■ Source material:
-*-*-

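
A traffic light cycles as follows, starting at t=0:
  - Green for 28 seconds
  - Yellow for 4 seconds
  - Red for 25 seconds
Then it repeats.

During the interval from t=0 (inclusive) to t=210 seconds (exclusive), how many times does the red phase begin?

Cycle = 28+4+25 = 57s
red phase starts at t = k*57 + 32 for k=0,1,2,...
Need k*57+32 < 210 → k < 3.123
k ∈ {0, ..., 3} → 4 starts

Answer: 4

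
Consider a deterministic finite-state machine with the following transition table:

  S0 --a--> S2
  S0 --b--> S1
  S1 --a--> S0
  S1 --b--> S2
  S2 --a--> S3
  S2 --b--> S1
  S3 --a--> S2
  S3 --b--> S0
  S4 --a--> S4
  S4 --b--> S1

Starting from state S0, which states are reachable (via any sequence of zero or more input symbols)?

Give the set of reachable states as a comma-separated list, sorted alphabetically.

Answer: S0, S1, S2, S3

Derivation:
BFS from S0:
  visit S0: S0--a-->S2 (new), S0--b-->S1 (new)
  visit S2: S2--a-->S3 (new), S2--b-->S1 (seen)
  visit S1: S1--a-->S0 (seen), S1--b-->S2 (seen)
  visit S3: S3--a-->S2 (seen), S3--b-->S0 (seen)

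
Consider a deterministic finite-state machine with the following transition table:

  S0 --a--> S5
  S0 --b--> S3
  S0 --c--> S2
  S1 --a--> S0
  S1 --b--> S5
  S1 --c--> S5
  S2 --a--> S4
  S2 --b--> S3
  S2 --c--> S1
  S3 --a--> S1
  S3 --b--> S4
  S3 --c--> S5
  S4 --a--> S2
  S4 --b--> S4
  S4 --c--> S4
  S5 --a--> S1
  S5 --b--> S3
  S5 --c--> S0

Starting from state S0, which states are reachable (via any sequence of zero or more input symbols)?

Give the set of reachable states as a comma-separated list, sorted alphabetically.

BFS from S0:
  visit S0: S0--a-->S5 (new), S0--b-->S3 (new), S0--c-->S2 (new)
  visit S5: S5--a-->S1 (new), S5--b-->S3 (seen), S5--c-->S0 (seen)
  visit S3: S3--a-->S1 (seen), S3--b-->S4 (new), S3--c-->S5 (seen)
  visit S2: S2--a-->S4 (seen), S2--b-->S3 (seen), S2--c-->S1 (seen)
  visit S1: S1--a-->S0 (seen), S1--b-->S5 (seen), S1--c-->S5 (seen)
  visit S4: S4--a-->S2 (seen), S4--b-->S4 (seen), S4--c-->S4 (seen)

Answer: S0, S1, S2, S3, S4, S5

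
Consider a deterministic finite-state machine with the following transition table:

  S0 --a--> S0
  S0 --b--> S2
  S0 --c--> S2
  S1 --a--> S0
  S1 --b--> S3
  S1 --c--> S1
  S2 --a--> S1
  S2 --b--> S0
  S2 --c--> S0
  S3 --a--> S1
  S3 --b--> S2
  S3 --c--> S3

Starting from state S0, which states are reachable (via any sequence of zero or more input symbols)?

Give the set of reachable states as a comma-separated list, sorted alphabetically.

Answer: S0, S1, S2, S3

Derivation:
BFS from S0:
  visit S0: S0--a-->S0 (seen), S0--b-->S2 (new), S0--c-->S2 (seen)
  visit S2: S2--a-->S1 (new), S2--b-->S0 (seen), S2--c-->S0 (seen)
  visit S1: S1--a-->S0 (seen), S1--b-->S3 (new), S1--c-->S1 (seen)
  visit S3: S3--a-->S1 (seen), S3--b-->S2 (seen), S3--c-->S3 (seen)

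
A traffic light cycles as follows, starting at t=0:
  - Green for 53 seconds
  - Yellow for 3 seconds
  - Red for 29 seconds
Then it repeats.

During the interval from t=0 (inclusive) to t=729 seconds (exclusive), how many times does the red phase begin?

Cycle = 53+3+29 = 85s
red phase starts at t = k*85 + 56 for k=0,1,2,...
Need k*85+56 < 729 → k < 7.918
k ∈ {0, ..., 7} → 8 starts

Answer: 8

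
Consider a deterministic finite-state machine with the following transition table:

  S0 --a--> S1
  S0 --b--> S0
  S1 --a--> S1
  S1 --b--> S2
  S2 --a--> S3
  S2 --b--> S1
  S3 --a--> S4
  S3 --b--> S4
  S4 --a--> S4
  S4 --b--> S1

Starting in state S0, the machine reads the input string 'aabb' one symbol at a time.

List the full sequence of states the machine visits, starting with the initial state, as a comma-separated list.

Answer: S0, S1, S1, S2, S1

Derivation:
Start: S0
  read 'a': S0 --a--> S1
  read 'a': S1 --a--> S1
  read 'b': S1 --b--> S2
  read 'b': S2 --b--> S1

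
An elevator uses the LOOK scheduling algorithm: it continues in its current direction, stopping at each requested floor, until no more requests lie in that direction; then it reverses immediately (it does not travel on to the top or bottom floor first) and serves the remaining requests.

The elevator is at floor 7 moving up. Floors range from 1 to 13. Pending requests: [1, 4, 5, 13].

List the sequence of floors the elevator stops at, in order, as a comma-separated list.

Answer: 13, 5, 4, 1

Derivation:
Current: 7, moving UP
Serve above first (ascending): [13]
Then reverse, serve below (descending): [5, 4, 1]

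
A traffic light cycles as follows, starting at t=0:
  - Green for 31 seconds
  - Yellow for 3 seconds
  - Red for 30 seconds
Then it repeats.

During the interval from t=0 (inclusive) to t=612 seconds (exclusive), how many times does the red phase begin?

Answer: 10

Derivation:
Cycle = 31+3+30 = 64s
red phase starts at t = k*64 + 34 for k=0,1,2,...
Need k*64+34 < 612 → k < 9.031
k ∈ {0, ..., 9} → 10 starts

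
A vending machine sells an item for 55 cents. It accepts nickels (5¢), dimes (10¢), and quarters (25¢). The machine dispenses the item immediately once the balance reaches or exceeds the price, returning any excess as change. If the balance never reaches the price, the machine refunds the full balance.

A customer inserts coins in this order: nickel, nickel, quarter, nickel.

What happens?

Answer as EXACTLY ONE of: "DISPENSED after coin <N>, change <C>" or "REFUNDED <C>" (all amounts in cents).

Answer: REFUNDED 40

Derivation:
Price: 55¢
Coin 1 (nickel, 5¢): balance = 5¢
Coin 2 (nickel, 5¢): balance = 10¢
Coin 3 (quarter, 25¢): balance = 35¢
Coin 4 (nickel, 5¢): balance = 40¢
All coins inserted, balance 40¢ < price 55¢ → REFUND 40¢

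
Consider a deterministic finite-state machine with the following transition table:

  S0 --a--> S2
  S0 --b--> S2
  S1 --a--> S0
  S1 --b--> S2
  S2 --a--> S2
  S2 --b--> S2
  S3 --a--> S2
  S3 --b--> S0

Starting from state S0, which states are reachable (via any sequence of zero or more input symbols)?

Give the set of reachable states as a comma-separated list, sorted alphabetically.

Answer: S0, S2

Derivation:
BFS from S0:
  visit S0: S0--a-->S2 (new), S0--b-->S2 (seen)
  visit S2: S2--a-->S2 (seen), S2--b-->S2 (seen)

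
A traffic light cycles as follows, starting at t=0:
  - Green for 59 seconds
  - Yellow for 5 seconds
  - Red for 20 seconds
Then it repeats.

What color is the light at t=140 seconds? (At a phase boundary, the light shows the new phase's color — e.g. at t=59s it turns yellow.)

Answer: green

Derivation:
Cycle length = 59 + 5 + 20 = 84s
t = 140, phase_t = 140 mod 84 = 56
56 < 59 (green end) → GREEN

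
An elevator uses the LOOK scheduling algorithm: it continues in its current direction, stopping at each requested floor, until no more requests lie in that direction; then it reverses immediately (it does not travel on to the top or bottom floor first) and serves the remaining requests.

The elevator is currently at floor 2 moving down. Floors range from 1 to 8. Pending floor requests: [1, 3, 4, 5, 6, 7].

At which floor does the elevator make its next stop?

Current floor: 2, direction: down
Requests above: [3, 4, 5, 6, 7]
Requests below: [1]
Moving down and requests lie below → nearest below is max([1]) = 1

Answer: 1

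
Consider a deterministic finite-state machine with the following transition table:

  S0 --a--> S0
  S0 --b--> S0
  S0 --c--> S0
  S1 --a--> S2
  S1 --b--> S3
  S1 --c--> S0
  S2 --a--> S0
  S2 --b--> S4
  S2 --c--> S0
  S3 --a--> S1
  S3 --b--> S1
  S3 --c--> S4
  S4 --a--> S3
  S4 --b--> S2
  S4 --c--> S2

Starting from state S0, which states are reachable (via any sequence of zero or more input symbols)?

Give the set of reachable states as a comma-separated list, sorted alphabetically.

BFS from S0:
  visit S0: S0--a-->S0 (seen), S0--b-->S0 (seen), S0--c-->S0 (seen)

Answer: S0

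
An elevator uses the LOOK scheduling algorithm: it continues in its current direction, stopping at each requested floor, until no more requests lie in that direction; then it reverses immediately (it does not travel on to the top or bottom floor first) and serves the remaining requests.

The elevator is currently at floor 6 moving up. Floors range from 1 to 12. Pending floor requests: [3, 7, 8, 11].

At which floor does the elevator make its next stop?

Current floor: 6, direction: up
Requests above: [7, 8, 11]
Requests below: [3]
Moving up and requests lie above → nearest above is min([7, 8, 11]) = 7

Answer: 7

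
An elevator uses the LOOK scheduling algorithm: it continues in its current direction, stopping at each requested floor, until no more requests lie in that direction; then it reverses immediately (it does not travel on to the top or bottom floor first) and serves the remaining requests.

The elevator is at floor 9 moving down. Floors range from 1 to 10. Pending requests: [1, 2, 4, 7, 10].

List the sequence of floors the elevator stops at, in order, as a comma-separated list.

Current: 9, moving DOWN
Serve below first (descending): [7, 4, 2, 1]
Then reverse, serve above (ascending): [10]

Answer: 7, 4, 2, 1, 10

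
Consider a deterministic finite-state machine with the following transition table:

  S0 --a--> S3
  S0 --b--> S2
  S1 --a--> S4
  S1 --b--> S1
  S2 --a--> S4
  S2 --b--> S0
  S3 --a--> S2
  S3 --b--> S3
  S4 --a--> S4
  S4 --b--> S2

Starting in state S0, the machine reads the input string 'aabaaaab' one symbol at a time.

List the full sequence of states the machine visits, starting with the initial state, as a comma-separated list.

Start: S0
  read 'a': S0 --a--> S3
  read 'a': S3 --a--> S2
  read 'b': S2 --b--> S0
  read 'a': S0 --a--> S3
  read 'a': S3 --a--> S2
  read 'a': S2 --a--> S4
  read 'a': S4 --a--> S4
  read 'b': S4 --b--> S2

Answer: S0, S3, S2, S0, S3, S2, S4, S4, S2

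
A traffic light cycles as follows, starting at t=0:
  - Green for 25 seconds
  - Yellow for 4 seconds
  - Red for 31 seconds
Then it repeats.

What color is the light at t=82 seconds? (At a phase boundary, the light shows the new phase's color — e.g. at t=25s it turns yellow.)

Cycle length = 25 + 4 + 31 = 60s
t = 82, phase_t = 82 mod 60 = 22
22 < 25 (green end) → GREEN

Answer: green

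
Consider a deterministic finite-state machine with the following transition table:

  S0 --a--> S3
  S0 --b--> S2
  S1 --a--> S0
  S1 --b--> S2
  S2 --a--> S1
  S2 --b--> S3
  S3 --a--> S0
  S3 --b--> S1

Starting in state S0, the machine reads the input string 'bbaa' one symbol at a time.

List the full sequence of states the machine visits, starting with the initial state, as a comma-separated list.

Answer: S0, S2, S3, S0, S3

Derivation:
Start: S0
  read 'b': S0 --b--> S2
  read 'b': S2 --b--> S3
  read 'a': S3 --a--> S0
  read 'a': S0 --a--> S3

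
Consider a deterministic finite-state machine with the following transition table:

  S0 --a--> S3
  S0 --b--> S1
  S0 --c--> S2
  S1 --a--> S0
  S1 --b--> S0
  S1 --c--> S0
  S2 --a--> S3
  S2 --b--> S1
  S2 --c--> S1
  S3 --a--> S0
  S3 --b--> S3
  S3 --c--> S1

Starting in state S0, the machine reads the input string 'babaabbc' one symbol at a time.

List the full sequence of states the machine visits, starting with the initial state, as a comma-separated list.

Answer: S0, S1, S0, S1, S0, S3, S3, S3, S1

Derivation:
Start: S0
  read 'b': S0 --b--> S1
  read 'a': S1 --a--> S0
  read 'b': S0 --b--> S1
  read 'a': S1 --a--> S0
  read 'a': S0 --a--> S3
  read 'b': S3 --b--> S3
  read 'b': S3 --b--> S3
  read 'c': S3 --c--> S1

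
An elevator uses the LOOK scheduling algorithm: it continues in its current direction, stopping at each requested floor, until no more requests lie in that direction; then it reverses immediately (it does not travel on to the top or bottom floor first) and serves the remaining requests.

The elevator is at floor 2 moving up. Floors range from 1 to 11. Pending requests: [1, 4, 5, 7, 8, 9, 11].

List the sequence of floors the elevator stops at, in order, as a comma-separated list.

Current: 2, moving UP
Serve above first (ascending): [4, 5, 7, 8, 9, 11]
Then reverse, serve below (descending): [1]

Answer: 4, 5, 7, 8, 9, 11, 1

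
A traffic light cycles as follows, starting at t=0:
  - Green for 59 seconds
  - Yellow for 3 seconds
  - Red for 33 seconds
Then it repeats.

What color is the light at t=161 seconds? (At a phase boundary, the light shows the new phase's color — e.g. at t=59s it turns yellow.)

Cycle length = 59 + 3 + 33 = 95s
t = 161, phase_t = 161 mod 95 = 66
66 >= 62 → RED

Answer: red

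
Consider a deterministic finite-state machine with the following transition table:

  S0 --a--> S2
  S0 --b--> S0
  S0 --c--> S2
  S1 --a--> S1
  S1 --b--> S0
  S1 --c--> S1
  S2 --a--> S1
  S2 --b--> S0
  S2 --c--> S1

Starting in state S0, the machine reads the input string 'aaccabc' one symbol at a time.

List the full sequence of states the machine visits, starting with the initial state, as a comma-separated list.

Answer: S0, S2, S1, S1, S1, S1, S0, S2

Derivation:
Start: S0
  read 'a': S0 --a--> S2
  read 'a': S2 --a--> S1
  read 'c': S1 --c--> S1
  read 'c': S1 --c--> S1
  read 'a': S1 --a--> S1
  read 'b': S1 --b--> S0
  read 'c': S0 --c--> S2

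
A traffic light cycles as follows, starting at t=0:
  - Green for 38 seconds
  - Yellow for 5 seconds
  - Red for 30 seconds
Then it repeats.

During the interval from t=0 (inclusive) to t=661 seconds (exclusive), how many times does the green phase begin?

Cycle = 38+5+30 = 73s
green phase starts at t = k*73 + 0 for k=0,1,2,...
Need k*73+0 < 661 → k < 9.055
k ∈ {0, ..., 9} → 10 starts

Answer: 10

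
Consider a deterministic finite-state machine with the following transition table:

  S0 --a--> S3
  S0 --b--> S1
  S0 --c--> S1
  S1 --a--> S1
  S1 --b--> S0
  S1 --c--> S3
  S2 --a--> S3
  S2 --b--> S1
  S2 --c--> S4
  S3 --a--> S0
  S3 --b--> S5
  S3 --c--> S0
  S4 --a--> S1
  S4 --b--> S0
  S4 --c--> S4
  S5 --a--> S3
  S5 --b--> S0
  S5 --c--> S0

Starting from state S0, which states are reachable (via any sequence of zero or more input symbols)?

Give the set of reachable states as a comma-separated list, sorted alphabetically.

Answer: S0, S1, S3, S5

Derivation:
BFS from S0:
  visit S0: S0--a-->S3 (new), S0--b-->S1 (new), S0--c-->S1 (seen)
  visit S3: S3--a-->S0 (seen), S3--b-->S5 (new), S3--c-->S0 (seen)
  visit S1: S1--a-->S1 (seen), S1--b-->S0 (seen), S1--c-->S3 (seen)
  visit S5: S5--a-->S3 (seen), S5--b-->S0 (seen), S5--c-->S0 (seen)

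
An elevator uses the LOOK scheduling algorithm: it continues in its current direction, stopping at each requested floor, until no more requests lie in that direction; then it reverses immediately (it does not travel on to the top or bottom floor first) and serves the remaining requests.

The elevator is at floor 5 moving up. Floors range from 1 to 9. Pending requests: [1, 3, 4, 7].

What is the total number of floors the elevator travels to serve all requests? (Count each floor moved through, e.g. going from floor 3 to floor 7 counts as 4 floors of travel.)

Answer: 8

Derivation:
Start at floor 5 moving up, LOOK stop order: [7, 4, 3, 1]
  5 → 7: |7-5| = 2, total = 2
  7 → 4: |4-7| = 3, total = 5
  4 → 3: |3-4| = 1, total = 6
  3 → 1: |1-3| = 2, total = 8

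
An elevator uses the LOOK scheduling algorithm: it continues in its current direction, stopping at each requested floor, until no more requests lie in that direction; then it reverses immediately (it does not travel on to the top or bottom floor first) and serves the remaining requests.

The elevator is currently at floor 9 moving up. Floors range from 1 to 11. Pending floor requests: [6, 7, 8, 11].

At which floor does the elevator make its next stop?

Current floor: 9, direction: up
Requests above: [11]
Requests below: [6, 7, 8]
Moving up and requests lie above → nearest above is min([11]) = 11

Answer: 11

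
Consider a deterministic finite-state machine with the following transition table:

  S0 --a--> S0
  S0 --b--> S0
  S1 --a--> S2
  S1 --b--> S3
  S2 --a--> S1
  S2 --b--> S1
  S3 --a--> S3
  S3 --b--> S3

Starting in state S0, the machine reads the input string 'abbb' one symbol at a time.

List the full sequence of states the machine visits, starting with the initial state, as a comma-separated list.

Answer: S0, S0, S0, S0, S0

Derivation:
Start: S0
  read 'a': S0 --a--> S0
  read 'b': S0 --b--> S0
  read 'b': S0 --b--> S0
  read 'b': S0 --b--> S0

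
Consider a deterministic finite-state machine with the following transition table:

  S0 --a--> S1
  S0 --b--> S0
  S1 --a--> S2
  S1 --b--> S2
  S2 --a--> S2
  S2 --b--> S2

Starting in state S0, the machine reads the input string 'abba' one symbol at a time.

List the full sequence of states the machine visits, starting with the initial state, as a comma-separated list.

Start: S0
  read 'a': S0 --a--> S1
  read 'b': S1 --b--> S2
  read 'b': S2 --b--> S2
  read 'a': S2 --a--> S2

Answer: S0, S1, S2, S2, S2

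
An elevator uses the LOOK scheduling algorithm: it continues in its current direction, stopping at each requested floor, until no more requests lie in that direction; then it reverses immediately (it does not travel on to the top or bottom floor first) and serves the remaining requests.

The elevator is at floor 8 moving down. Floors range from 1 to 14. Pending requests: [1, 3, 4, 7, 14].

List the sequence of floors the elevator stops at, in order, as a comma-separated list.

Answer: 7, 4, 3, 1, 14

Derivation:
Current: 8, moving DOWN
Serve below first (descending): [7, 4, 3, 1]
Then reverse, serve above (ascending): [14]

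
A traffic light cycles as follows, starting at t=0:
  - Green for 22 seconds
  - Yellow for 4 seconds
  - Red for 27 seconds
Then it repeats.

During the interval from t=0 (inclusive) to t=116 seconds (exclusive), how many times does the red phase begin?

Cycle = 22+4+27 = 53s
red phase starts at t = k*53 + 26 for k=0,1,2,...
Need k*53+26 < 116 → k < 1.698
k ∈ {0, ..., 1} → 2 starts

Answer: 2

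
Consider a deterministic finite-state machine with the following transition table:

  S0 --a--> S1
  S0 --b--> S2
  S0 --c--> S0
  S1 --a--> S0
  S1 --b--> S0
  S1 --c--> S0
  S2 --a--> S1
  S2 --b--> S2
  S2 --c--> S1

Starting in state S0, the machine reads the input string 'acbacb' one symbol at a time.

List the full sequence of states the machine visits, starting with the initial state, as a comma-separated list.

Answer: S0, S1, S0, S2, S1, S0, S2

Derivation:
Start: S0
  read 'a': S0 --a--> S1
  read 'c': S1 --c--> S0
  read 'b': S0 --b--> S2
  read 'a': S2 --a--> S1
  read 'c': S1 --c--> S0
  read 'b': S0 --b--> S2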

-*-*-

■ Aim of the task:
Proceeding from the line containing "- Green for 25 seconds" through the line containing "string 'babaabbc' one symbol at a time.", transcribe the lines above exactly, both end lines included.

■ Response for this exercise:
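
  - Green for 25 seconds
  - Yellow for 4 seconds
  - Red for 31 seconds
Then it repeats.

What color is the light at t=82 seconds? (At a phase boundary, the light shows the new phase's color — e.g. at t=25s it turns yellow.)

Cycle length = 25 + 4 + 31 = 60s
t = 82, phase_t = 82 mod 60 = 22
22 < 25 (green end) → GREEN

Answer: green

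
Consider a deterministic finite-state machine with the following transition table:

  S0 --a--> S3
  S0 --b--> S2
  S1 --a--> S0
  S1 --b--> S2
  S2 --a--> S1
  S2 --b--> S3
  S3 --a--> S0
  S3 --b--> S1

Starting in state S0, the machine reads the input string 'bbaa' one symbol at a time.

List the full sequence of states the machine visits, starting with the initial state, as a comma-separated list.

Answer: S0, S2, S3, S0, S3

Derivation:
Start: S0
  read 'b': S0 --b--> S2
  read 'b': S2 --b--> S3
  read 'a': S3 --a--> S0
  read 'a': S0 --a--> S3

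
Consider a deterministic finite-state machine with the following transition table:

  S0 --a--> S3
  S0 --b--> S1
  S0 --c--> S2
  S1 --a--> S0
  S1 --b--> S0
  S1 --c--> S0
  S2 --a--> S3
  S2 --b--> S1
  S2 --c--> S1
  S3 --a--> S0
  S3 --b--> S3
  S3 --c--> S1

Starting in state S0, the machine reads the input string 'babaabbc' one symbol at a time.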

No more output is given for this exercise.